◆ **Entries shown**:
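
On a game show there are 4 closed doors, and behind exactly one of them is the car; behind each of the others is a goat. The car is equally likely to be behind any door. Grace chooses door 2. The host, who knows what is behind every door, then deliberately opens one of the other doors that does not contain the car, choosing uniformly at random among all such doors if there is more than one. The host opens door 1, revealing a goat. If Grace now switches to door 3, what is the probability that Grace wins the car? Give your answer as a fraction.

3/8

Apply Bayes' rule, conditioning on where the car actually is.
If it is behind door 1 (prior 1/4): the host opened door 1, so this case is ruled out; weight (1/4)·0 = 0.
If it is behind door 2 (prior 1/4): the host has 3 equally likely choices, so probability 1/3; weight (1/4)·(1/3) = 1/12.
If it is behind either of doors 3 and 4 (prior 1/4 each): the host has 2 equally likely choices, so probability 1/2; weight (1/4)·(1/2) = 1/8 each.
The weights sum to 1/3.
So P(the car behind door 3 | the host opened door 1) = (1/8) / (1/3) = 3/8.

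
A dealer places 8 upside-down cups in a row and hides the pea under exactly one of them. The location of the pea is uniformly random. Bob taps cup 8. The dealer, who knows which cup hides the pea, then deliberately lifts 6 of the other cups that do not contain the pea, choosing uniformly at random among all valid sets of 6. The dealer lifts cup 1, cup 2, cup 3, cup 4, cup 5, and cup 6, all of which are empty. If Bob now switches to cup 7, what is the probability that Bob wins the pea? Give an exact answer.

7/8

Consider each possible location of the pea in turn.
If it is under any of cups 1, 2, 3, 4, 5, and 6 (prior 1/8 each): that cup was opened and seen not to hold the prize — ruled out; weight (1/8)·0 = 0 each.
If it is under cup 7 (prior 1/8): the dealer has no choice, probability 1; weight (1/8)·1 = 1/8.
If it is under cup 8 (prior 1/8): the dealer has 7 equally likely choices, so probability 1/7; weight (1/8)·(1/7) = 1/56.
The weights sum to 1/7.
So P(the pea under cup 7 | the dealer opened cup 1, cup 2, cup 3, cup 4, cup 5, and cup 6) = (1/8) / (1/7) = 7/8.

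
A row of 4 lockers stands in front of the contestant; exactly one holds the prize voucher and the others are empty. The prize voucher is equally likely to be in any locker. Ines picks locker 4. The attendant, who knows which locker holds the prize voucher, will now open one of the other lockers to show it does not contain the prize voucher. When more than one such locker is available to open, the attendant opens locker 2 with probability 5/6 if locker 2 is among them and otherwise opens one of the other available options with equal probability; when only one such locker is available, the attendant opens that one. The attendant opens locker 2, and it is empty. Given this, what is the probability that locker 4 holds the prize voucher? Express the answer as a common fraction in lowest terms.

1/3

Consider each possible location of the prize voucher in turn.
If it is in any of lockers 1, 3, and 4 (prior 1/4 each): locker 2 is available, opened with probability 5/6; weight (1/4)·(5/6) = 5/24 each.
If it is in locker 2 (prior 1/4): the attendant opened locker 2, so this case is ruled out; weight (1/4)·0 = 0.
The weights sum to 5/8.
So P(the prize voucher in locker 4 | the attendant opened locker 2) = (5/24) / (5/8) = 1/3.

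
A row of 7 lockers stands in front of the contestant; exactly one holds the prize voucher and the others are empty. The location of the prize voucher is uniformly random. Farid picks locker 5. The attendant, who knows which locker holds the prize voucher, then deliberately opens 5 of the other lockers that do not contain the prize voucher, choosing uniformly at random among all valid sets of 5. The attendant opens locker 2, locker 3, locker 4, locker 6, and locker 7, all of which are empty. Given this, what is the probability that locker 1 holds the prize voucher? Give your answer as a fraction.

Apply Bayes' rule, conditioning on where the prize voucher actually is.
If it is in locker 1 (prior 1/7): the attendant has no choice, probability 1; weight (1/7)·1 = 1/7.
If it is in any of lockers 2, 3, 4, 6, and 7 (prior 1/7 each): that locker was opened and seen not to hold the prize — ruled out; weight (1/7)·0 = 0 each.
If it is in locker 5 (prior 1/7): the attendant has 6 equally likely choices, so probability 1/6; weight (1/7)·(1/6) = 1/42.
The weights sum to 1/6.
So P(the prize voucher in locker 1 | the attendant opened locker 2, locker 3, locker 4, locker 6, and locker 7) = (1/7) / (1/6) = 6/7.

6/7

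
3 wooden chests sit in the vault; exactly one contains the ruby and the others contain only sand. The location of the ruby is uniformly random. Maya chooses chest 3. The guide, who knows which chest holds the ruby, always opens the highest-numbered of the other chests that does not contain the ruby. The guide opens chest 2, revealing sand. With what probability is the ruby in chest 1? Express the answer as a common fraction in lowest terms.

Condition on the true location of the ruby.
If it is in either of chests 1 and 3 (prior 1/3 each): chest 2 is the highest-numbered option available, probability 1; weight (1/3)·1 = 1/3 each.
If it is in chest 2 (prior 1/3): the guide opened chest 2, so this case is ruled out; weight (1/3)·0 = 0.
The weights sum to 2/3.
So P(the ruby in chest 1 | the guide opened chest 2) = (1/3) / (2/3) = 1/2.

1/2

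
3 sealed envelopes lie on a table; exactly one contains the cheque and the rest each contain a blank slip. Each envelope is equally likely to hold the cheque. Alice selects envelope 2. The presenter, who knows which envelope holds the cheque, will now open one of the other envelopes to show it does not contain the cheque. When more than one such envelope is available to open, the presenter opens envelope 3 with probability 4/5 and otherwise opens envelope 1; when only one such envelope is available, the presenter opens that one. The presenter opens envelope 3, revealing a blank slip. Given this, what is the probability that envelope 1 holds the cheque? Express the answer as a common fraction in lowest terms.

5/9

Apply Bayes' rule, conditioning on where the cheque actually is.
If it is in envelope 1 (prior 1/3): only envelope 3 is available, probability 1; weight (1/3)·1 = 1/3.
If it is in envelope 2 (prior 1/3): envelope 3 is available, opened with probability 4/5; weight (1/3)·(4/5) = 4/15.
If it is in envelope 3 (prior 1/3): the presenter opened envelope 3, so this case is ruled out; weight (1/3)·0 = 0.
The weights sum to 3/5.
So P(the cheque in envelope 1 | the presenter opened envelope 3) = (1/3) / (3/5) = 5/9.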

◆ **What to do**: Down to the last line, reproduce the entries above precisely.

◆ **Finished exercise**:
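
On a game show there are 4 closed doors, and behind exactly one of them is the car; behind each of the others is a goat. The car is equally likely to be behind any door. Grace chooses door 2. The host, who knows what is behind every door, then deliberately opens one of the other doors that does not contain the car, choosing uniformly at random among all such doors if there is more than one. The host opens door 1, revealing a goat. If Grace now switches to door 3, what is the probability that Grace wins the car? Give your answer as a fraction.

3/8

Apply Bayes' rule, conditioning on where the car actually is.
If it is behind door 1 (prior 1/4): the host opened door 1, so this case is ruled out; weight (1/4)·0 = 0.
If it is behind door 2 (prior 1/4): the host has 3 equally likely choices, so probability 1/3; weight (1/4)·(1/3) = 1/12.
If it is behind either of doors 3 and 4 (prior 1/4 each): the host has 2 equally likely choices, so probability 1/2; weight (1/4)·(1/2) = 1/8 each.
The weights sum to 1/3.
So P(the car behind door 3 | the host opened door 1) = (1/8) / (1/3) = 3/8.

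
A dealer places 8 upside-down cups in a row and hides the pea under exactly one of them. The location of the pea is uniformly random. Bob taps cup 8. The dealer, who knows which cup hides the pea, then deliberately lifts 6 of the other cups that do not contain the pea, choosing uniformly at random among all valid sets of 6. The dealer lifts cup 1, cup 2, cup 3, cup 4, cup 5, and cup 6, all of which are empty. If Bob now switches to cup 7, what is the probability that Bob wins the pea? Give an exact answer.

7/8

Consider each possible location of the pea in turn.
If it is under any of cups 1, 2, 3, 4, 5, and 6 (prior 1/8 each): that cup was opened and seen not to hold the prize — ruled out; weight (1/8)·0 = 0 each.
If it is under cup 7 (prior 1/8): the dealer has no choice, probability 1; weight (1/8)·1 = 1/8.
If it is under cup 8 (prior 1/8): the dealer has 7 equally likely choices, so probability 1/7; weight (1/8)·(1/7) = 1/56.
The weights sum to 1/7.
So P(the pea under cup 7 | the dealer opened cup 1, cup 2, cup 3, cup 4, cup 5, and cup 6) = (1/8) / (1/7) = 7/8.

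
A row of 4 lockers stands in front of the contestant; exactly one holds the prize voucher and the others are empty. The prize voucher is equally likely to be in any locker. Ines picks locker 4. The attendant, who knows which locker holds the prize voucher, will now open one of the other lockers to show it does not contain the prize voucher. When more than one such locker is available to open, the attendant opens locker 2 with probability 5/6 if locker 2 is among them and otherwise opens one of the other available options with equal probability; when only one such locker is available, the attendant opens that one. The attendant opens locker 2, and it is empty. Given this, what is the probability that locker 4 holds the prize voucher? Express the answer as a common fraction in lowest terms.

1/3

Consider each possible location of the prize voucher in turn.
If it is in any of lockers 1, 3, and 4 (prior 1/4 each): locker 2 is available, opened with probability 5/6; weight (1/4)·(5/6) = 5/24 each.
If it is in locker 2 (prior 1/4): the attendant opened locker 2, so this case is ruled out; weight (1/4)·0 = 0.
The weights sum to 5/8.
So P(the prize voucher in locker 4 | the attendant opened locker 2) = (5/24) / (5/8) = 1/3.

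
A row of 7 lockers stands in front of the contestant; exactly one holds the prize voucher and the others are empty. The location of the prize voucher is uniformly random. Farid picks locker 5. The attendant, who knows which locker holds the prize voucher, then deliberately opens 5 of the other lockers that do not contain the prize voucher, choosing uniformly at random among all valid sets of 5. The attendant opens locker 2, locker 3, locker 4, locker 6, and locker 7, all of which are empty. Given this, what is the probability that locker 1 holds the prize voucher? Give your answer as a fraction.

Apply Bayes' rule, conditioning on where the prize voucher actually is.
If it is in locker 1 (prior 1/7): the attendant has no choice, probability 1; weight (1/7)·1 = 1/7.
If it is in any of lockers 2, 3, 4, 6, and 7 (prior 1/7 each): that locker was opened and seen not to hold the prize — ruled out; weight (1/7)·0 = 0 each.
If it is in locker 5 (prior 1/7): the attendant has 6 equally likely choices, so probability 1/6; weight (1/7)·(1/6) = 1/42.
The weights sum to 1/6.
So P(the prize voucher in locker 1 | the attendant opened locker 2, locker 3, locker 4, locker 6, and locker 7) = (1/7) / (1/6) = 6/7.

6/7

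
3 wooden chests sit in the vault; exactly one contains the ruby and the others contain only sand. The location of the ruby is uniformly random. Maya chooses chest 3. The guide, who knows which chest holds the ruby, always opens the highest-numbered of the other chests that does not contain the ruby. The guide opens chest 2, revealing sand. With what probability is the ruby in chest 1? Express the answer as a common fraction in lowest terms.

Condition on the true location of the ruby.
If it is in either of chests 1 and 3 (prior 1/3 each): chest 2 is the highest-numbered option available, probability 1; weight (1/3)·1 = 1/3 each.
If it is in chest 2 (prior 1/3): the guide opened chest 2, so this case is ruled out; weight (1/3)·0 = 0.
The weights sum to 2/3.
So P(the ruby in chest 1 | the guide opened chest 2) = (1/3) / (2/3) = 1/2.

1/2

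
3 sealed envelopes lie on a table; exactly one contains the cheque and the rest each contain a blank slip. Each envelope is equally likely to hold the cheque. Alice selects envelope 2. The presenter, who knows which envelope holds the cheque, will now open one of the other envelopes to show it does not contain the cheque. When more than one such envelope is available to open, the presenter opens envelope 3 with probability 4/5 and otherwise opens envelope 1; when only one such envelope is available, the presenter opens that one. The presenter opens envelope 3, revealing a blank slip. Given this, what is the probability that envelope 1 holds the cheque? Express the answer as a common fraction in lowest terms.

5/9

Apply Bayes' rule, conditioning on where the cheque actually is.
If it is in envelope 1 (prior 1/3): only envelope 3 is available, probability 1; weight (1/3)·1 = 1/3.
If it is in envelope 2 (prior 1/3): envelope 3 is available, opened with probability 4/5; weight (1/3)·(4/5) = 4/15.
If it is in envelope 3 (prior 1/3): the presenter opened envelope 3, so this case is ruled out; weight (1/3)·0 = 0.
The weights sum to 3/5.
So P(the cheque in envelope 1 | the presenter opened envelope 3) = (1/3) / (3/5) = 5/9.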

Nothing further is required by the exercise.